## Activity
Set each entry down exactly as written.

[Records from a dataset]
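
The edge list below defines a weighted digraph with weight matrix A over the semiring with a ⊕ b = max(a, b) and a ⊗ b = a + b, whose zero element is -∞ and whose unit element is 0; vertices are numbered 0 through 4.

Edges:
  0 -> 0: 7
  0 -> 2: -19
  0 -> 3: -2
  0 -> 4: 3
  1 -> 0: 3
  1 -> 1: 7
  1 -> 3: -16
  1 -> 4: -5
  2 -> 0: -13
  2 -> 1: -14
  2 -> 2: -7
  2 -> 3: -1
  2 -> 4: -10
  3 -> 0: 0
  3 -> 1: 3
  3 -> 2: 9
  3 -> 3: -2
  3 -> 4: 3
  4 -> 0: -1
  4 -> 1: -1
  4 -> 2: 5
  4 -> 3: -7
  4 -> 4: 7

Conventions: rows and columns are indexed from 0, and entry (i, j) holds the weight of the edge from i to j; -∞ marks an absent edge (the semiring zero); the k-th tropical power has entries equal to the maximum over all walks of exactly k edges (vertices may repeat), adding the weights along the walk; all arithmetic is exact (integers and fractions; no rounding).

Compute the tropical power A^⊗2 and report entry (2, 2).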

## Expected answer
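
The edge list below defines a weighted digraph with weight matrix A over the semiring with a ⊕ b = max(a, b) and a ⊗ b = a + b, whose zero element is -∞ and whose unit element is 0; vertices are numbered 0 through 4.

Edges:
  0 -> 0: 7
  0 -> 2: -19
  0 -> 3: -2
  0 -> 4: 3
  1 -> 0: 3
  1 -> 1: 7
  1 -> 3: -16
  1 -> 4: -5
  2 -> 0: -13
  2 -> 1: -14
  2 -> 2: -7
  2 -> 3: -1
  2 -> 4: -10
  3 -> 0: 0
  3 -> 1: 3
  3 -> 2: 9
  3 -> 3: -2
  3 -> 4: 3
  4 -> 0: -1
  4 -> 1: -1
  4 -> 2: 5
  4 -> 3: -7
  4 -> 4: 7

Conventions: rows and columns are indexed from 0, and entry (i, j) holds the weight of the edge from i to j; -∞ marks an absent edge (the semiring zero); the k-th tropical power has entries equal to the maximum over all walks of exactly k edges (vertices may repeat), adding the weights along the walk; all arithmetic is exact (integers and fractions; no rounding).

Compute the tropical power A^⊗2 and report entry (2, 2).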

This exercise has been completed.